TASK BRIEF >>
The reply should hold every line of the data, unchanged and complete.

Records drawn from a dataset >>
────────────────────────────────────────

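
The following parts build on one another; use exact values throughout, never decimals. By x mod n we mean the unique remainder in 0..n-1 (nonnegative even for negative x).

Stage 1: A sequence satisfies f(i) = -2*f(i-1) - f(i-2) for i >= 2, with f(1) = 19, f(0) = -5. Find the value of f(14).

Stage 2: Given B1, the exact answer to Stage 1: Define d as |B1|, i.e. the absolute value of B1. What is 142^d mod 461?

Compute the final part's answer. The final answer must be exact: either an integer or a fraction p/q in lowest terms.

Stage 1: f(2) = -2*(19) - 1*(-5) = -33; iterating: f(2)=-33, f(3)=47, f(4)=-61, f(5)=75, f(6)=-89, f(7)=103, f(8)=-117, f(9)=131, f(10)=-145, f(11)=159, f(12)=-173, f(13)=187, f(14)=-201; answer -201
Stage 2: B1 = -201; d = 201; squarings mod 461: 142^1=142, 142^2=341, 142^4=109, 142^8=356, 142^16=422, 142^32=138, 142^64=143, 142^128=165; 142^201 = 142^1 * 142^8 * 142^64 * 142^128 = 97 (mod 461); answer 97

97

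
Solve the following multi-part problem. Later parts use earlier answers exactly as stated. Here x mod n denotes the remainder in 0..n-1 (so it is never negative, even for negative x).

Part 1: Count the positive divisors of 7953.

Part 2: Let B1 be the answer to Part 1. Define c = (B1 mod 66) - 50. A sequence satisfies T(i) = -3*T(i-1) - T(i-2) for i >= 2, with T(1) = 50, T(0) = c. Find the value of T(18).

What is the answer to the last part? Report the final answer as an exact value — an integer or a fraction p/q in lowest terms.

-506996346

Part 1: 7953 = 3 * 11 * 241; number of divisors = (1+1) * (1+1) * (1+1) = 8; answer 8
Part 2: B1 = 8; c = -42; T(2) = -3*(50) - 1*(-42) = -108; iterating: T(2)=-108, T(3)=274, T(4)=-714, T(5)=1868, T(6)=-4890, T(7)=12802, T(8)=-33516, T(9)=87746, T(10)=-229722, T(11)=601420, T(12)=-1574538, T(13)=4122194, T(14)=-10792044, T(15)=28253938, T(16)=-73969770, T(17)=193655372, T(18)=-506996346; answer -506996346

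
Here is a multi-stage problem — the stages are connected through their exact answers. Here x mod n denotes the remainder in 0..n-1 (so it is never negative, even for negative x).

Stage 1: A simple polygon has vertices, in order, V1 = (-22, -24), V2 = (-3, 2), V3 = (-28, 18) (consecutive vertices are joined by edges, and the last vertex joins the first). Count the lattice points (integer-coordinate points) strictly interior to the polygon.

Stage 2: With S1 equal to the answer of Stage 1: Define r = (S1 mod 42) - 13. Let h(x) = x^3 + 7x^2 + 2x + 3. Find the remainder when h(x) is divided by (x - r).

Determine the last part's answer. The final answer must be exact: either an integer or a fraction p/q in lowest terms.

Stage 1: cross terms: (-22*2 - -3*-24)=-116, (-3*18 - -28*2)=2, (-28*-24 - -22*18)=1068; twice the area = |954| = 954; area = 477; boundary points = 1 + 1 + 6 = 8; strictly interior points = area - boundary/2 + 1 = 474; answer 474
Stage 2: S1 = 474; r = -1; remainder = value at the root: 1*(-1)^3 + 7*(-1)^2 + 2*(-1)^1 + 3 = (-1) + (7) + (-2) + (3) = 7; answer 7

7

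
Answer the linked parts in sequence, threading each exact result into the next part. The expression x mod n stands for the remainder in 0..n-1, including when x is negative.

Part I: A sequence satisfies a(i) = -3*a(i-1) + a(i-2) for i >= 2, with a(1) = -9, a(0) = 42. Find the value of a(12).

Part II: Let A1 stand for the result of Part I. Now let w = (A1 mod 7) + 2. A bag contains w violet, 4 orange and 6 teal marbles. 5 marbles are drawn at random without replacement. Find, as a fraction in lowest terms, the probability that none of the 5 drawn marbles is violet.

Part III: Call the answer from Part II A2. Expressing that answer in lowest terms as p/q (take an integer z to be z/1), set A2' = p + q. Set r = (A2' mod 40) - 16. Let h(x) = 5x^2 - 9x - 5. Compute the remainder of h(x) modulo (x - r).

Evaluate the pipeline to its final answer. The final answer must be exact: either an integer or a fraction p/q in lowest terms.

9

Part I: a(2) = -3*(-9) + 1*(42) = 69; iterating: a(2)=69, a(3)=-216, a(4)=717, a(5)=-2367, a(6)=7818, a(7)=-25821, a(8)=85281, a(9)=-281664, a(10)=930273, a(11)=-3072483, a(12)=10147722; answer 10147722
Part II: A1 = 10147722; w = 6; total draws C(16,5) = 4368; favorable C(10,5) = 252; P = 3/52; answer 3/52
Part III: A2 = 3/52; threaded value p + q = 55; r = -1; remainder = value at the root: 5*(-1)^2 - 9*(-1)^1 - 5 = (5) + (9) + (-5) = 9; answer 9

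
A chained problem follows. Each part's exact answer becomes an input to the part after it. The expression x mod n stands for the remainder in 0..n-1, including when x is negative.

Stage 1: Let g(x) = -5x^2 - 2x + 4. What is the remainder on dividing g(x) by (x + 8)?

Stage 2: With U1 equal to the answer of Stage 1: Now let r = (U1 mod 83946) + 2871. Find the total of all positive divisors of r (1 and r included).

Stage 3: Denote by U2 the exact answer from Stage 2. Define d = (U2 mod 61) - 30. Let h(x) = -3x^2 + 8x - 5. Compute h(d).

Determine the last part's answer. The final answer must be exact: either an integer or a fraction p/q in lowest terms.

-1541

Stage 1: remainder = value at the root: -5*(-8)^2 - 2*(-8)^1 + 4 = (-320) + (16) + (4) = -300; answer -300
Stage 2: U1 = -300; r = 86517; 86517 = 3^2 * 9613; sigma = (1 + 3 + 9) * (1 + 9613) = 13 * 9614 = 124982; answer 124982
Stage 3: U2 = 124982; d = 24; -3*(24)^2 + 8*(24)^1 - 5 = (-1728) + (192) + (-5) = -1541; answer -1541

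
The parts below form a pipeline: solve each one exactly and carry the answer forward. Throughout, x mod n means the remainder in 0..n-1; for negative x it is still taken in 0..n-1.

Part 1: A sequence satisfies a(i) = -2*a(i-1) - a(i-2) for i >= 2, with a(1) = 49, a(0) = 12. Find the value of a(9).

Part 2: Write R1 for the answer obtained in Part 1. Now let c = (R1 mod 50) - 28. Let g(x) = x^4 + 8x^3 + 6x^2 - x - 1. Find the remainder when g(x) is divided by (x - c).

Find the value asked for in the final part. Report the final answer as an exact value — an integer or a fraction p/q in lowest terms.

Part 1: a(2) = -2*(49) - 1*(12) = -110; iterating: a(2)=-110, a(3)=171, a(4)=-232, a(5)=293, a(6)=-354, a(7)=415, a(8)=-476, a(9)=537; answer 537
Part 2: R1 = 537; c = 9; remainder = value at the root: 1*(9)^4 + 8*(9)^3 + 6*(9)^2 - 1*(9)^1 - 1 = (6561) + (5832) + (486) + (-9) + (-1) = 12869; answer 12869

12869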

────────────────────────────────────────

RESPONSE TO THE TASK >>
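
The following parts build on one another; use exact values throughout, never decimals. By x mod n we mean the unique remainder in 0..n-1 (nonnegative even for negative x).

Stage 1: A sequence satisfies f(i) = -2*f(i-1) - f(i-2) for i >= 2, with f(1) = 19, f(0) = -5. Find the value of f(14).

Stage 2: Given B1, the exact answer to Stage 1: Define d as |B1|, i.e. the absolute value of B1. What is 142^d mod 461?

Compute the final part's answer. The final answer must be exact: either an integer or a fraction p/q in lowest terms.

Stage 1: f(2) = -2*(19) - 1*(-5) = -33; iterating: f(2)=-33, f(3)=47, f(4)=-61, f(5)=75, f(6)=-89, f(7)=103, f(8)=-117, f(9)=131, f(10)=-145, f(11)=159, f(12)=-173, f(13)=187, f(14)=-201; answer -201
Stage 2: B1 = -201; d = 201; squarings mod 461: 142^1=142, 142^2=341, 142^4=109, 142^8=356, 142^16=422, 142^32=138, 142^64=143, 142^128=165; 142^201 = 142^1 * 142^8 * 142^64 * 142^128 = 97 (mod 461); answer 97

97

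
Solve the following multi-part problem. Later parts use earlier answers exactly as stated. Here x mod n denotes the remainder in 0..n-1 (so it is never negative, even for negative x).

Part 1: Count the positive divisors of 7953.

Part 2: Let B1 be the answer to Part 1. Define c = (B1 mod 66) - 50. A sequence satisfies T(i) = -3*T(i-1) - T(i-2) for i >= 2, with T(1) = 50, T(0) = c. Find the value of T(18).

What is the answer to the last part? Report the final answer as an exact value — an integer or a fraction p/q in lowest terms.

-506996346

Part 1: 7953 = 3 * 11 * 241; number of divisors = (1+1) * (1+1) * (1+1) = 8; answer 8
Part 2: B1 = 8; c = -42; T(2) = -3*(50) - 1*(-42) = -108; iterating: T(2)=-108, T(3)=274, T(4)=-714, T(5)=1868, T(6)=-4890, T(7)=12802, T(8)=-33516, T(9)=87746, T(10)=-229722, T(11)=601420, T(12)=-1574538, T(13)=4122194, T(14)=-10792044, T(15)=28253938, T(16)=-73969770, T(17)=193655372, T(18)=-506996346; answer -506996346

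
Here is a multi-stage problem — the stages are connected through their exact answers. Here x mod n denotes the remainder in 0..n-1 (so it is never negative, even for negative x).

Stage 1: A simple polygon has vertices, in order, V1 = (-22, -24), V2 = (-3, 2), V3 = (-28, 18) (consecutive vertices are joined by edges, and the last vertex joins the first). Count the lattice points (integer-coordinate points) strictly interior to the polygon.

Stage 2: With S1 equal to the answer of Stage 1: Define r = (S1 mod 42) - 13. Let h(x) = x^3 + 7x^2 + 2x + 3. Find the remainder when h(x) is divided by (x - r).

Determine the last part's answer. The final answer must be exact: either an integer or a fraction p/q in lowest terms.

Stage 1: cross terms: (-22*2 - -3*-24)=-116, (-3*18 - -28*2)=2, (-28*-24 - -22*18)=1068; twice the area = |954| = 954; area = 477; boundary points = 1 + 1 + 6 = 8; strictly interior points = area - boundary/2 + 1 = 474; answer 474
Stage 2: S1 = 474; r = -1; remainder = value at the root: 1*(-1)^3 + 7*(-1)^2 + 2*(-1)^1 + 3 = (-1) + (7) + (-2) + (3) = 7; answer 7

7

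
Answer the linked parts in sequence, threading each exact result into the next part. The expression x mod n stands for the remainder in 0..n-1, including when x is negative.

Part I: A sequence satisfies a(i) = -3*a(i-1) + a(i-2) for i >= 2, with a(1) = -9, a(0) = 42. Find the value of a(12).

Part II: Let A1 stand for the result of Part I. Now let w = (A1 mod 7) + 2. A bag contains w violet, 4 orange and 6 teal marbles. 5 marbles are drawn at random without replacement. Find, as a fraction in lowest terms, the probability that none of the 5 drawn marbles is violet.

Part III: Call the answer from Part II A2. Expressing that answer in lowest terms as p/q (take an integer z to be z/1), set A2' = p + q. Set r = (A2' mod 40) - 16. Let h(x) = 5x^2 - 9x - 5. Compute the remainder of h(x) modulo (x - r).

Evaluate the pipeline to its final answer. The final answer must be exact: either an integer or a fraction p/q in lowest terms.

9

Part I: a(2) = -3*(-9) + 1*(42) = 69; iterating: a(2)=69, a(3)=-216, a(4)=717, a(5)=-2367, a(6)=7818, a(7)=-25821, a(8)=85281, a(9)=-281664, a(10)=930273, a(11)=-3072483, a(12)=10147722; answer 10147722
Part II: A1 = 10147722; w = 6; total draws C(16,5) = 4368; favorable C(10,5) = 252; P = 3/52; answer 3/52
Part III: A2 = 3/52; threaded value p + q = 55; r = -1; remainder = value at the root: 5*(-1)^2 - 9*(-1)^1 - 5 = (5) + (9) + (-5) = 9; answer 9

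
A chained problem follows. Each part's exact answer becomes an input to the part after it. The expression x mod n stands for the remainder in 0..n-1, including when x is negative.

Stage 1: Let g(x) = -5x^2 - 2x + 4. What is the remainder on dividing g(x) by (x + 8)?

Stage 2: With U1 equal to the answer of Stage 1: Now let r = (U1 mod 83946) + 2871. Find the total of all positive divisors of r (1 and r included).

Stage 3: Denote by U2 the exact answer from Stage 2. Define d = (U2 mod 61) - 30. Let h(x) = -3x^2 + 8x - 5. Compute h(d).

Determine the last part's answer. The final answer must be exact: either an integer or a fraction p/q in lowest terms.

-1541

Stage 1: remainder = value at the root: -5*(-8)^2 - 2*(-8)^1 + 4 = (-320) + (16) + (4) = -300; answer -300
Stage 2: U1 = -300; r = 86517; 86517 = 3^2 * 9613; sigma = (1 + 3 + 9) * (1 + 9613) = 13 * 9614 = 124982; answer 124982
Stage 3: U2 = 124982; d = 24; -3*(24)^2 + 8*(24)^1 - 5 = (-1728) + (192) + (-5) = -1541; answer -1541

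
The parts below form a pipeline: solve each one exactly and carry the answer forward. Throughout, x mod n means the remainder in 0..n-1; for negative x it is still taken in 0..n-1.

Part 1: A sequence satisfies a(i) = -2*a(i-1) - a(i-2) for i >= 2, with a(1) = 49, a(0) = 12. Find the value of a(9).

Part 2: Write R1 for the answer obtained in Part 1. Now let c = (R1 mod 50) - 28. Let g(x) = x^4 + 8x^3 + 6x^2 - x - 1. Find the remainder when g(x) is divided by (x - c).

Find the value asked for in the final part. Report the final answer as an exact value — an integer or a fraction p/q in lowest terms.

Part 1: a(2) = -2*(49) - 1*(12) = -110; iterating: a(2)=-110, a(3)=171, a(4)=-232, a(5)=293, a(6)=-354, a(7)=415, a(8)=-476, a(9)=537; answer 537
Part 2: R1 = 537; c = 9; remainder = value at the root: 1*(9)^4 + 8*(9)^3 + 6*(9)^2 - 1*(9)^1 - 1 = (6561) + (5832) + (486) + (-9) + (-1) = 12869; answer 12869

12869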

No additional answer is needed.